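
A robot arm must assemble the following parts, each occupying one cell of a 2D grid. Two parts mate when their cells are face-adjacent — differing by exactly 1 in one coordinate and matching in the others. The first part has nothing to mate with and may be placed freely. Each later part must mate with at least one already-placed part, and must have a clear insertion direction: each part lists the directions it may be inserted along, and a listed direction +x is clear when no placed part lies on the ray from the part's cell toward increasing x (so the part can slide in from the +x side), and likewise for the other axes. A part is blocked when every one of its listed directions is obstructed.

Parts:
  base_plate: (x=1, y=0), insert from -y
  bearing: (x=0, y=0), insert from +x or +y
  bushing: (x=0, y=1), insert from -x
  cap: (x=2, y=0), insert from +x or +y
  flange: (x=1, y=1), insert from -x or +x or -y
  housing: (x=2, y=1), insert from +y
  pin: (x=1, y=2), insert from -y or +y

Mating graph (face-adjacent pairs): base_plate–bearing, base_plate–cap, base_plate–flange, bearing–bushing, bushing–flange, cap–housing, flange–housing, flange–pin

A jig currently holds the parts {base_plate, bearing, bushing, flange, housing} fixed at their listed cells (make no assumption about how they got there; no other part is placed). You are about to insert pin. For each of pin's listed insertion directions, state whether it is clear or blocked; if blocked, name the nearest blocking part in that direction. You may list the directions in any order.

+y: clear; -y: blocked by flange

-y: nearest on ray is flange@(1, 1) ⇒ blocked
+y: ray from pin(1, 2) has no placed part ⇒ clear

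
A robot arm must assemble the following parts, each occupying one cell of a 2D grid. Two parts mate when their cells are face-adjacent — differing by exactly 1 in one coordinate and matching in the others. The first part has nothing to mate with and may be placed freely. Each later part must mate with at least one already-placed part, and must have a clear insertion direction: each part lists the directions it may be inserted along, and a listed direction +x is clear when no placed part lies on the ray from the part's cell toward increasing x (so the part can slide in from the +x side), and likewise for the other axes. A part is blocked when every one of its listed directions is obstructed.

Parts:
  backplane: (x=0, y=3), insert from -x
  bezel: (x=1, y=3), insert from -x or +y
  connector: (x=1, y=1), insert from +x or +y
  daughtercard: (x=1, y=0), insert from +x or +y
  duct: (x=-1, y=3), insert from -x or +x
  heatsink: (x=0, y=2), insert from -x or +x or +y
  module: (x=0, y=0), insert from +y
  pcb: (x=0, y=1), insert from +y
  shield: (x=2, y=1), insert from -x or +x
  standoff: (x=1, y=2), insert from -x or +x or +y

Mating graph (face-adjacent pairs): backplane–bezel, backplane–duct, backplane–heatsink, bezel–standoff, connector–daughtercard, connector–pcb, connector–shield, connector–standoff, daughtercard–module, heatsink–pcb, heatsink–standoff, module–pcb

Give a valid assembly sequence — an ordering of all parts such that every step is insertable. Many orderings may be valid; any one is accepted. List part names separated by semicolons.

1. connector@(1, 1) [+x clear] — {connector}
2. daughtercard@(1, 0) [+x clear] — {connector, daughtercard}
3. module@(0, 0) [+y clear] — {connector, daughtercard, module}
4. shield@(2, 1) [+x clear] — {connector, daughtercard, module, shield}
5. standoff@(1, 2) [-x clear] — {connector, daughtercard, module, shield, standoff}
6. pcb@(0, 1) [+y clear] — {connector, daughtercard, module, pcb, shield, standoff}
7. heatsink@(0, 2) [-x clear] — {connector, daughtercard, heatsink, module, pcb, shield, standoff}
8. backplane@(0, 3) [-x clear] — {backplane, connector, daughtercard, heatsink, module, pcb, shield, standoff}
9. duct@(-1, 3) [-x clear] — {backplane, connector, daughtercard, duct, heatsink, module, pcb, shield, standoff}
10. bezel@(1, 3) [+y clear] — {backplane, bezel, connector, daughtercard, duct, heatsink, module, pcb, shield, standoff}

connector; daughtercard; module; shield; standoff; pcb; heatsink; backplane; duct; bezel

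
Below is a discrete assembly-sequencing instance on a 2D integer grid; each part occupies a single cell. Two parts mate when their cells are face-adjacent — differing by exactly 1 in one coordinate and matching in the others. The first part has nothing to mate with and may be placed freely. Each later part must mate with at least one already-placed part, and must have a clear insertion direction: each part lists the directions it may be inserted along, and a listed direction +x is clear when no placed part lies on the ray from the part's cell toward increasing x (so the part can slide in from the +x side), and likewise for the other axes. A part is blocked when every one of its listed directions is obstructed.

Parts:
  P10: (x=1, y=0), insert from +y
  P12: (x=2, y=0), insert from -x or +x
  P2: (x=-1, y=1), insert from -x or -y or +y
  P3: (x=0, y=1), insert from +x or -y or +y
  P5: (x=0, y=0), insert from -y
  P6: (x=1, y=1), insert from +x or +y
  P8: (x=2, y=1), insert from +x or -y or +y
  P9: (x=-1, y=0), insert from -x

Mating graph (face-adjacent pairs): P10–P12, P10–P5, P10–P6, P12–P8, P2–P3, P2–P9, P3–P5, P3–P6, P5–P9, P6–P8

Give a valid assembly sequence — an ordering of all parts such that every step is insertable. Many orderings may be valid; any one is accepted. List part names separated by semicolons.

P12; P8; P10; P5; P9; P2; P3; P6

1. P12@(2, 0) [-x clear] — {P12}
2. P8@(2, 1) [+x clear] — {P12, P8}
3. P10@(1, 0) [+y clear] — {P10, P12, P8}
4. P5@(0, 0) [-y clear] — {P10, P12, P5, P8}
5. P9@(-1, 0) [-x clear] — {P10, P12, P5, P8, P9}
6. P2@(-1, 1) [-x clear] — {P10, P12, P2, P5, P8, P9}
7. P3@(0, 1) [+y clear] — {P10, P12, P2, P3, P5, P8, P9}
8. P6@(1, 1) [+y clear] — {P10, P12, P2, P3, P5, P6, P8, P9}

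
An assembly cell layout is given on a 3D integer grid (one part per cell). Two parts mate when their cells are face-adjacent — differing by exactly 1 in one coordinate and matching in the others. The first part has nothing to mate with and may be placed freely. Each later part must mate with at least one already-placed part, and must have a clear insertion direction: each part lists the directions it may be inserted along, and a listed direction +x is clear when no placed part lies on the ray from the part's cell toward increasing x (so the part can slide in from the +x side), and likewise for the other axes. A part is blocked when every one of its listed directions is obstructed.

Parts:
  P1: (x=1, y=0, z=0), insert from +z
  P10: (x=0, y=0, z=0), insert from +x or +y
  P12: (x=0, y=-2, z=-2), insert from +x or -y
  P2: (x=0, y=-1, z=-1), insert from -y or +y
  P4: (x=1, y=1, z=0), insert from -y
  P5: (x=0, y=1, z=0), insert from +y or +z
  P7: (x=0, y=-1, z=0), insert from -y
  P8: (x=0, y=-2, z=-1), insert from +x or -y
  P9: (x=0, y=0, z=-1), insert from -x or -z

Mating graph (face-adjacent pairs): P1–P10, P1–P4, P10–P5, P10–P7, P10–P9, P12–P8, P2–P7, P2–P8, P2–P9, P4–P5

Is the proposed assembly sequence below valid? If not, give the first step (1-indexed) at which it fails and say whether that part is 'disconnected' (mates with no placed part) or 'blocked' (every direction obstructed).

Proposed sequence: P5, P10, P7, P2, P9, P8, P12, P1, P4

1. P5@(0, 1, 0) [+y clear] — {P5}
2. P10@(0, 0, 0) [+x clear] — {P10, P5}
3. P7@(0, -1, 0) [-y clear] — {P10, P5, P7}
4. P2@(0, -1, -1) [-y clear] — {P10, P2, P5, P7}
5. P9@(0, 0, -1) [-x clear] — {P10, P2, P5, P7, P9}
6. P8@(0, -2, -1) [+x clear] — {P10, P2, P5, P7, P8, P9}
7. P12@(0, -2, -2) [+x clear] — {P10, P12, P2, P5, P7, P8, P9}
8. P1@(1, 0, 0) [+z clear] — {P1, P10, P12, P2, P5, P7, P8, P9}
9. P4@(1, 1, 0) — -y all obstructed ⇒ blocked

Invalid at step 9 (blocked)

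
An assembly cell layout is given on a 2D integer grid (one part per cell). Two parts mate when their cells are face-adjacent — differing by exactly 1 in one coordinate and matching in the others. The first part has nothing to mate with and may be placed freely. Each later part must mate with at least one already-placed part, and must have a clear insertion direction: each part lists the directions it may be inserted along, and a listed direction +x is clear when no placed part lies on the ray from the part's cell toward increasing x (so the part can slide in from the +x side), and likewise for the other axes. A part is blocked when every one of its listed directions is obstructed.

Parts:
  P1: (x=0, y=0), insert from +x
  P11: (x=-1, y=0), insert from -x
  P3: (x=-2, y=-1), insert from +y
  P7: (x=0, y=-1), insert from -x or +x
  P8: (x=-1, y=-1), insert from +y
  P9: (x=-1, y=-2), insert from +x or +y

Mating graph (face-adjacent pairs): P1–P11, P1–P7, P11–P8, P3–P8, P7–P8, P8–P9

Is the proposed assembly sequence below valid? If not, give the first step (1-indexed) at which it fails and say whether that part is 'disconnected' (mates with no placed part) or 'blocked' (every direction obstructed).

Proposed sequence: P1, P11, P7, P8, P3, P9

Invalid at step 4 (blocked)

1. P1@(0, 0) [+x clear] — {P1}
2. P11@(-1, 0) [-x clear] — {P1, P11}
3. P7@(0, -1) [-x clear] — {P1, P11, P7}
4. P8@(-1, -1) — +y all obstructed ⇒ blocked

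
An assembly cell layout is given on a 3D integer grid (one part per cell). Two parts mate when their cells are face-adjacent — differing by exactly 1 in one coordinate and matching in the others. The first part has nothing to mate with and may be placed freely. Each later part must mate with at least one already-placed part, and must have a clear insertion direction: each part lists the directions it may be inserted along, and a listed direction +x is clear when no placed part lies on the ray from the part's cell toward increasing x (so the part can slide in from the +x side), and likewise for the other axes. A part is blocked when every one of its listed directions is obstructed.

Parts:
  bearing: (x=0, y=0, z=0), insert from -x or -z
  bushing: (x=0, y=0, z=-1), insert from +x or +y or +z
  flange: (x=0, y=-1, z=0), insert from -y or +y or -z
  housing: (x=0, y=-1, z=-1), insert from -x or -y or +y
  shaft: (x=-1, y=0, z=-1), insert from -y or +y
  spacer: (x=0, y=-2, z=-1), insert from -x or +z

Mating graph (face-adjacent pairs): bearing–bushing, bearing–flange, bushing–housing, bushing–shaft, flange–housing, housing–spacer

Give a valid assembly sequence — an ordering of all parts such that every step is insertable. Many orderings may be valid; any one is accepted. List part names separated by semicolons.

1. housing@(0, -1, -1) [-x clear] — {housing}
2. bushing@(0, 0, -1) [+x clear] — {bushing, housing}
3. shaft@(-1, 0, -1) [-y clear] — {bushing, housing, shaft}
4. flange@(0, -1, 0) [-y clear] — {bushing, flange, housing, shaft}
5. bearing@(0, 0, 0) [-x clear] — {bearing, bushing, flange, housing, shaft}
6. spacer@(0, -2, -1) [-x clear] — {bearing, bushing, flange, housing, shaft, spacer}

housing; bushing; shaft; flange; bearing; spacer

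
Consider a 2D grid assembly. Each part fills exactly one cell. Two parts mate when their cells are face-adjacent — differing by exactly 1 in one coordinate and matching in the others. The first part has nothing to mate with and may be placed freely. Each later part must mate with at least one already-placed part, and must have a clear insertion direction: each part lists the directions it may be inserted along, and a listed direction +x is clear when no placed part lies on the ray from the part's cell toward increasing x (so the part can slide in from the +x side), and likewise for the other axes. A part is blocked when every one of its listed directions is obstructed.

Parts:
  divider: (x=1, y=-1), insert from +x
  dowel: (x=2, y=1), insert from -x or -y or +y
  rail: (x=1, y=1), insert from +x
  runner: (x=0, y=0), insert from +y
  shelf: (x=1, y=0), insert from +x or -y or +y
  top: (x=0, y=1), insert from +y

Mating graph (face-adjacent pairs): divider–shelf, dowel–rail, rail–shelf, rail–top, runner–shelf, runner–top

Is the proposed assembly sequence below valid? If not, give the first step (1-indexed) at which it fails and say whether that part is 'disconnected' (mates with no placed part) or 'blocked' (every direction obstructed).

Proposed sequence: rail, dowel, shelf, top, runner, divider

Invalid at step 5 (blocked)

1. rail@(1, 1) [+x clear] — {rail}
2. dowel@(2, 1) [-y clear] — {dowel, rail}
3. shelf@(1, 0) [+x clear] — {dowel, rail, shelf}
4. top@(0, 1) [+y clear] — {dowel, rail, shelf, top}
5. runner@(0, 0) — +y all obstructed ⇒ blocked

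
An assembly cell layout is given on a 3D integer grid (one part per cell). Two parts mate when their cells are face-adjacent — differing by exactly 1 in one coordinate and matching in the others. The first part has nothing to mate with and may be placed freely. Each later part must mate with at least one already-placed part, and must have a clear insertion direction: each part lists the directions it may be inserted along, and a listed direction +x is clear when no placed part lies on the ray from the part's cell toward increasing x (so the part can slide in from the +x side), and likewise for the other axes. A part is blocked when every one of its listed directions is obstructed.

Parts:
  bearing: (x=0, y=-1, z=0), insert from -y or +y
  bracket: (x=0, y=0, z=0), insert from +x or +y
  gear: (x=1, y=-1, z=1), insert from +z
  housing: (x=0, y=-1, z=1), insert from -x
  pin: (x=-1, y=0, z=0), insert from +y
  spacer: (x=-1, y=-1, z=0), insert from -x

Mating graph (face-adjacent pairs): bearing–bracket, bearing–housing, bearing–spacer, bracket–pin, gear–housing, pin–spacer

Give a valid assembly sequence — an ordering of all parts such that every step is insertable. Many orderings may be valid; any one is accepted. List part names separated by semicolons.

1. bracket@(0, 0, 0) [+x clear] — {bracket}
2. bearing@(0, -1, 0) [-y clear] — {bearing, bracket}
3. housing@(0, -1, 1) [-x clear] — {bearing, bracket, housing}
4. spacer@(-1, -1, 0) [-x clear] — {bearing, bracket, housing, spacer}
5. gear@(1, -1, 1) [+z clear] — {bearing, bracket, gear, housing, spacer}
6. pin@(-1, 0, 0) [+y clear] — {bearing, bracket, gear, housing, pin, spacer}

bracket; bearing; housing; spacer; gear; pin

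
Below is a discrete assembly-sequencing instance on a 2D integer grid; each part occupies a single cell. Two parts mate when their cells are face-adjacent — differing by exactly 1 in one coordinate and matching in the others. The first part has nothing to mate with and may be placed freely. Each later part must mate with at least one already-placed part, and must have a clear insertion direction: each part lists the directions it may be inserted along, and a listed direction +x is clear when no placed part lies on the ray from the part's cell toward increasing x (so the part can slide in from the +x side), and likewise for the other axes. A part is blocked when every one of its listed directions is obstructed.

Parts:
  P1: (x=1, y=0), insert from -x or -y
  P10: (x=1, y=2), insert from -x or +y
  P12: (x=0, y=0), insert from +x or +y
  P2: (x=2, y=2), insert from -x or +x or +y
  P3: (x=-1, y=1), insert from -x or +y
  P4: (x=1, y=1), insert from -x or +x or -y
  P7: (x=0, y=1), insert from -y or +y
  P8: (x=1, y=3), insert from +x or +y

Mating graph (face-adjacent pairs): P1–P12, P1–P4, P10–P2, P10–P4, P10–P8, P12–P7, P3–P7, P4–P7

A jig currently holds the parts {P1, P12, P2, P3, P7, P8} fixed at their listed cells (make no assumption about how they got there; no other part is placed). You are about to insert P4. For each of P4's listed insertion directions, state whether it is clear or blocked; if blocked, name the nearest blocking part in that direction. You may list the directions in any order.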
★ ★ ★ ★
Using the data above, reproduce exactly the lines from the line that contains "standoff: (x=1, y=2), insert" through the line that contains "heatsink–pcb, heatsink–standoff, module–pcb", including both.

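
  standoff: (x=1, y=2), insert from -x or +x or +y

Mating graph (face-adjacent pairs): backplane–bezel, backplane–duct, backplane–heatsink, bezel–standoff, connector–daughtercard, connector–pcb, connector–shield, connector–standoff, daughtercard–module, heatsink–pcb, heatsink–standoff, module–pcb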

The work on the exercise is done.